Your answer should consist solely of the lines from the one containing "10. LOAD T0" through the end of the entries below, duplicated exactly.

═══ Data ═══

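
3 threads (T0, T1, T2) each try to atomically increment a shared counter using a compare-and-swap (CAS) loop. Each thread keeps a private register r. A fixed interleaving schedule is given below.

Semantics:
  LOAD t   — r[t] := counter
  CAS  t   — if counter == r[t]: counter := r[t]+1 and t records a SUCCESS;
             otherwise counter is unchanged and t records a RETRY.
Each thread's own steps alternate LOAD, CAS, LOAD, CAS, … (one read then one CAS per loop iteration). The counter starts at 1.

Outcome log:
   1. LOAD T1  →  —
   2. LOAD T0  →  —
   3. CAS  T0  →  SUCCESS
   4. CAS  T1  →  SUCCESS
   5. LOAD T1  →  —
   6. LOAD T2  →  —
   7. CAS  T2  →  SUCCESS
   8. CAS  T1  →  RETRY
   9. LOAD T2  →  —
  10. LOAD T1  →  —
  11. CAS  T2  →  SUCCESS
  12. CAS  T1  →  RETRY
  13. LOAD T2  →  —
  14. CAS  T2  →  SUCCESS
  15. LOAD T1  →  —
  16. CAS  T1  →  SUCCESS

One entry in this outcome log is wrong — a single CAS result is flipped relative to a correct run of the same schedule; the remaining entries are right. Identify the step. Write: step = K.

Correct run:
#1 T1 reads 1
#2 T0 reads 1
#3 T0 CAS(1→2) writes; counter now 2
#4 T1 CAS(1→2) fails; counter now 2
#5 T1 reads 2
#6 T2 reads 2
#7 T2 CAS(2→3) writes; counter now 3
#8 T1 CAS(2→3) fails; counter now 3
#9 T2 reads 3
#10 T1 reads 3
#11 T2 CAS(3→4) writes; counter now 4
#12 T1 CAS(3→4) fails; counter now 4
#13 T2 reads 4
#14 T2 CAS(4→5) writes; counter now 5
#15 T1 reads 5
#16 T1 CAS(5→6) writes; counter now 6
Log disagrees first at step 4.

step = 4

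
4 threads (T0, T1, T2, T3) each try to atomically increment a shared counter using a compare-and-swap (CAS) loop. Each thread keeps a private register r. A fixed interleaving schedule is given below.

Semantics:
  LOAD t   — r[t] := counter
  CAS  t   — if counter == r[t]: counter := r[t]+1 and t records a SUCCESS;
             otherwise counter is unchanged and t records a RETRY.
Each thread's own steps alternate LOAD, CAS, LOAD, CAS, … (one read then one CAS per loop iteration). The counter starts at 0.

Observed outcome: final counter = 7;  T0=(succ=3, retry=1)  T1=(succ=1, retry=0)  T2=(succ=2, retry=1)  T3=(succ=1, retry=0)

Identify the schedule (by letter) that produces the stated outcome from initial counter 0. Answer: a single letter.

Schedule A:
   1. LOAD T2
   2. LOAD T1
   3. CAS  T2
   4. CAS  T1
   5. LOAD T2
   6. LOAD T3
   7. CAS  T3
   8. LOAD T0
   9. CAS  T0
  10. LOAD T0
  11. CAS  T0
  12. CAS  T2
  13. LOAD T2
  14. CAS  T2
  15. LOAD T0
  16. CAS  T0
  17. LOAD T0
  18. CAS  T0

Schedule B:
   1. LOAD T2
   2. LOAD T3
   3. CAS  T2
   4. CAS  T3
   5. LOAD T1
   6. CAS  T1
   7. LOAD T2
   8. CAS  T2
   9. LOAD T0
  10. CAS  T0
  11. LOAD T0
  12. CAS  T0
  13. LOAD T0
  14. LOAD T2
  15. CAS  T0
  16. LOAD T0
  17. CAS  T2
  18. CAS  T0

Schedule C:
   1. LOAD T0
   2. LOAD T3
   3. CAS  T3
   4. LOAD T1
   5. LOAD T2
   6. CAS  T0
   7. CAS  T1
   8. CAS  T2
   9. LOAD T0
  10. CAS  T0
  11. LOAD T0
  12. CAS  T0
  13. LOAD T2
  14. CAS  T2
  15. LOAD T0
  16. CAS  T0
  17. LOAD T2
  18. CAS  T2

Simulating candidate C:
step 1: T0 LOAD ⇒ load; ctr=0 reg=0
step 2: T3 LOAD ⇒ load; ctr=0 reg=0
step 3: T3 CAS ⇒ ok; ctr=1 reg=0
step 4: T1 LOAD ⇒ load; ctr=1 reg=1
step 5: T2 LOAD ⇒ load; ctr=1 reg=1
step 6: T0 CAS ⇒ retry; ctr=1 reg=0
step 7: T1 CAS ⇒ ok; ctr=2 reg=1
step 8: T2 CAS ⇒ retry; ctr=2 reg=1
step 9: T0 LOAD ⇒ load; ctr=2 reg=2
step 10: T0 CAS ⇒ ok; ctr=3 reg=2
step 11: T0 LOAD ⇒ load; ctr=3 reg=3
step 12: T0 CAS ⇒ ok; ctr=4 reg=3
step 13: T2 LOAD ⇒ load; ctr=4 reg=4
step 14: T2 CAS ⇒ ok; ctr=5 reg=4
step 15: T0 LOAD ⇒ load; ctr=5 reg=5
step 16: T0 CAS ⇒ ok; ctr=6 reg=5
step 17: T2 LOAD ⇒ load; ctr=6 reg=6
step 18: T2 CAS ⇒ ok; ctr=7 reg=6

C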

═══

= Solution below =
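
  10. LOAD T0
  11. CAS  T0
  12. CAS  T2
  13. LOAD T2
  14. CAS  T2
  15. LOAD T0
  16. CAS  T0
  17. LOAD T0
  18. CAS  T0

Schedule B:
   1. LOAD T2
   2. LOAD T3
   3. CAS  T2
   4. CAS  T3
   5. LOAD T1
   6. CAS  T1
   7. LOAD T2
   8. CAS  T2
   9. LOAD T0
  10. CAS  T0
  11. LOAD T0
  12. CAS  T0
  13. LOAD T0
  14. LOAD T2
  15. CAS  T0
  16. LOAD T0
  17. CAS  T2
  18. CAS  T0

Schedule C:
   1. LOAD T0
   2. LOAD T3
   3. CAS  T3
   4. LOAD T1
   5. LOAD T2
   6. CAS  T0
   7. CAS  T1
   8. CAS  T2
   9. LOAD T0
  10. CAS  T0
  11. LOAD T0
  12. CAS  T0
  13. LOAD T2
  14. CAS  T2
  15. LOAD T0
  16. CAS  T0
  17. LOAD T2
  18. CAS  T2

Simulating candidate C:
step 1: T0 LOAD ⇒ load; ctr=0 reg=0
step 2: T3 LOAD ⇒ load; ctr=0 reg=0
step 3: T3 CAS ⇒ ok; ctr=1 reg=0
step 4: T1 LOAD ⇒ load; ctr=1 reg=1
step 5: T2 LOAD ⇒ load; ctr=1 reg=1
step 6: T0 CAS ⇒ retry; ctr=1 reg=0
step 7: T1 CAS ⇒ ok; ctr=2 reg=1
step 8: T2 CAS ⇒ retry; ctr=2 reg=1
step 9: T0 LOAD ⇒ load; ctr=2 reg=2
step 10: T0 CAS ⇒ ok; ctr=3 reg=2
step 11: T0 LOAD ⇒ load; ctr=3 reg=3
step 12: T0 CAS ⇒ ok; ctr=4 reg=3
step 13: T2 LOAD ⇒ load; ctr=4 reg=4
step 14: T2 CAS ⇒ ok; ctr=5 reg=4
step 15: T0 LOAD ⇒ load; ctr=5 reg=5
step 16: T0 CAS ⇒ ok; ctr=6 reg=5
step 17: T2 LOAD ⇒ load; ctr=6 reg=6
step 18: T2 CAS ⇒ ok; ctr=7 reg=6

C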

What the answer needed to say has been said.